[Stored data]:
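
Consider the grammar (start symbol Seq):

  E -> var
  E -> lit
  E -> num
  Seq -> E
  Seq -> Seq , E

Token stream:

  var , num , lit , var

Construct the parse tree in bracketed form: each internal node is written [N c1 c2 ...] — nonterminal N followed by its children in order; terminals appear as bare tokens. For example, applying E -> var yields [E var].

[Seq [Seq [Seq [Seq [E var]] , [E num]] , [E lit]] , [E var]]

Seq
Seq , E
Seq , E , E
Seq , E , E , E
E , E , E , E
var , E , E , E
var , num , E , E
var , num , lit , E
var , num , lit , var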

[WHAT IS BEING ASKED]: Produce an exact copy of all the records.

[SOLUTION TO THE EXERCISE]:
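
Consider the grammar (start symbol Seq):

  E -> var
  E -> lit
  E -> num
  Seq -> E
  Seq -> Seq , E

Token stream:

  var , num , lit , var

Construct the parse tree in bracketed form: each internal node is written [N c1 c2 ...] — nonterminal N followed by its children in order; terminals appear as bare tokens. For example, applying E -> var yields [E var].

[Seq [Seq [Seq [Seq [E var]] , [E num]] , [E lit]] , [E var]]

Seq
Seq , E
Seq , E , E
Seq , E , E , E
E , E , E , E
var , E , E , E
var , num , E , E
var , num , lit , E
var , num , lit , var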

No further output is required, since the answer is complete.